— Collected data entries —
::::

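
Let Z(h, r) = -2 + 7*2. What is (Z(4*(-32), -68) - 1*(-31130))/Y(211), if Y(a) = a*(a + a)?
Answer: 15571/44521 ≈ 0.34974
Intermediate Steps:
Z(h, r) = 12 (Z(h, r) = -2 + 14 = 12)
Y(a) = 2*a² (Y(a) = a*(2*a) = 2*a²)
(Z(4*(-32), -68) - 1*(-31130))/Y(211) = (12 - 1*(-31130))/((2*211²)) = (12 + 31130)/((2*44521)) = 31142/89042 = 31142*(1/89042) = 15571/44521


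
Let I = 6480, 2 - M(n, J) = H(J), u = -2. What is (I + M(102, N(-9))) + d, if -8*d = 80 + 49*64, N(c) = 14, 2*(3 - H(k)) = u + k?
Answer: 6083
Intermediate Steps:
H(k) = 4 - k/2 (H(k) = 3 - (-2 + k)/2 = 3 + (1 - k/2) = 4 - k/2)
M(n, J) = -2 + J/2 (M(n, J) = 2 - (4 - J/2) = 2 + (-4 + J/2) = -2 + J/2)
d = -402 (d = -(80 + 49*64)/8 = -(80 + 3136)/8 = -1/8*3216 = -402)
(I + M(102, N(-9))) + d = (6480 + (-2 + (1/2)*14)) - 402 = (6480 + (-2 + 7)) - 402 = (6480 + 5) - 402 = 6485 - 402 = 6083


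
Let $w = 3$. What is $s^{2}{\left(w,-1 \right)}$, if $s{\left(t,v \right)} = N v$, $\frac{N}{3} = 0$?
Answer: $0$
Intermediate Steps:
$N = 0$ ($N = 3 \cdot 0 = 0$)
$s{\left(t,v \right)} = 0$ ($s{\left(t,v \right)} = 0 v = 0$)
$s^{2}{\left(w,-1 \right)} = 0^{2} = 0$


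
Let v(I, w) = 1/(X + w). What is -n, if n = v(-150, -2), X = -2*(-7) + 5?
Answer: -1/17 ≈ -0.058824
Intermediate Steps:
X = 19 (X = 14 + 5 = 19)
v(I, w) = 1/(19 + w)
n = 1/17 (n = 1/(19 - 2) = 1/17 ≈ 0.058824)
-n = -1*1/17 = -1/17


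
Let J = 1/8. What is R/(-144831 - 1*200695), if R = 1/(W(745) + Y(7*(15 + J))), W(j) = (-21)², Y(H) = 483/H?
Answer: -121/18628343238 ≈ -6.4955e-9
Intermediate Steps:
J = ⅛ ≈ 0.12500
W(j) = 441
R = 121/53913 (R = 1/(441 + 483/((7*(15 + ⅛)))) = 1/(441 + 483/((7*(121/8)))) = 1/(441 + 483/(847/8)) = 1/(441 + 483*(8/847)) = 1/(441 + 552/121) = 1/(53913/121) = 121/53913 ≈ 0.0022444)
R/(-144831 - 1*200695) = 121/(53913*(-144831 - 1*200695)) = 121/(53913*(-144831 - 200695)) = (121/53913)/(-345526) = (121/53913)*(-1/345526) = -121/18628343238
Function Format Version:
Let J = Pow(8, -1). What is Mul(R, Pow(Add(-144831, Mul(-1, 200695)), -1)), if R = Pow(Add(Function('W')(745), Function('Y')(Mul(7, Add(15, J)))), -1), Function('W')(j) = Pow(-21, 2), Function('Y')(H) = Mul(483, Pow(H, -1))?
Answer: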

::::

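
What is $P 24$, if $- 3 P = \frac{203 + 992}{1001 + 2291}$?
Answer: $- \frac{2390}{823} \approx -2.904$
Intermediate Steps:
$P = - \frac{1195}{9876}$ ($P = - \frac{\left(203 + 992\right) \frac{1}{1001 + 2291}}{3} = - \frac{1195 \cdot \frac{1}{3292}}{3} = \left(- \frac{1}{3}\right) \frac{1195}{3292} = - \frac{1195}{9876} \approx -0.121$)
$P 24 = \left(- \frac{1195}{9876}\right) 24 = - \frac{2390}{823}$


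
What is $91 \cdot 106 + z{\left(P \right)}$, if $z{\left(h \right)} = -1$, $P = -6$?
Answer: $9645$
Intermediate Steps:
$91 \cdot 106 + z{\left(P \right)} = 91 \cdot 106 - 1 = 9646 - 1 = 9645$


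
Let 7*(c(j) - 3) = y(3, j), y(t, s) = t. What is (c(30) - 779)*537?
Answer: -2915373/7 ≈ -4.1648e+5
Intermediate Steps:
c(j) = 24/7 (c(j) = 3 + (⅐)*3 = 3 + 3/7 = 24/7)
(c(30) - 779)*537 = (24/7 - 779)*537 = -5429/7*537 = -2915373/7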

::::

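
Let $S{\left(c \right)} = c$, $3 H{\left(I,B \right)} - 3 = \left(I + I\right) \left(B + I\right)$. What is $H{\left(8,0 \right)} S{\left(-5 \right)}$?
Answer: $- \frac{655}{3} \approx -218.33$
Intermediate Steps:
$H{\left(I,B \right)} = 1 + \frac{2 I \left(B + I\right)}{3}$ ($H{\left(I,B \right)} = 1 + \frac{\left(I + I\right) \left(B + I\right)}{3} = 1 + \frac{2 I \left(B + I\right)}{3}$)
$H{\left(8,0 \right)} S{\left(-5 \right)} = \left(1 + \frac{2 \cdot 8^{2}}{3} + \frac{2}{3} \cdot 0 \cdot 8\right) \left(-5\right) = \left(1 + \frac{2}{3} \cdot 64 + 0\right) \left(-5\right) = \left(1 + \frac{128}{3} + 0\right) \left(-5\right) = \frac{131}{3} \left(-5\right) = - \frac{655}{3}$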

::::

— WORK TO BE COMPLETED —
The lines to return are those in the entries above that include "Answer".

— REPLY TO THE EXERCISE —
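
Answer: 15571/44521 ≈ 0.34974
Answer: 6083
Answer: $0$
Answer: -1/17 ≈ -0.058824
Answer: -121/18628343238 ≈ -6.4955e-9
Answer:
Answer: $- \frac{2390}{823} \approx -2.904$
Answer: $9645$
Answer: -2915373/7 ≈ -4.1648e+5
Answer: $- \frac{655}{3} \approx -218.33$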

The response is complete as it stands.